WORK TO COMPLETE -
What lines of the data below hold "interference"? Show them.

EXTRACTED INFORMATION section start

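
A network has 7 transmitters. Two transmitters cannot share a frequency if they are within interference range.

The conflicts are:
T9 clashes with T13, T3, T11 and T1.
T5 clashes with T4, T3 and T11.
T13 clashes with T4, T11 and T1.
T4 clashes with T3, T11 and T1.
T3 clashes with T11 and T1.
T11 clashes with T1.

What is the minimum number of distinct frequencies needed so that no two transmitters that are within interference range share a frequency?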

EXTRACTED INFORMATION section end

YOUR SOLUTION -
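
A network has 7 transmitters. Two transmitters cannot share a frequency if they are within interference range.
What is the minimum number of distinct frequencies needed so that no two transmitters that are within interference range share a frequency?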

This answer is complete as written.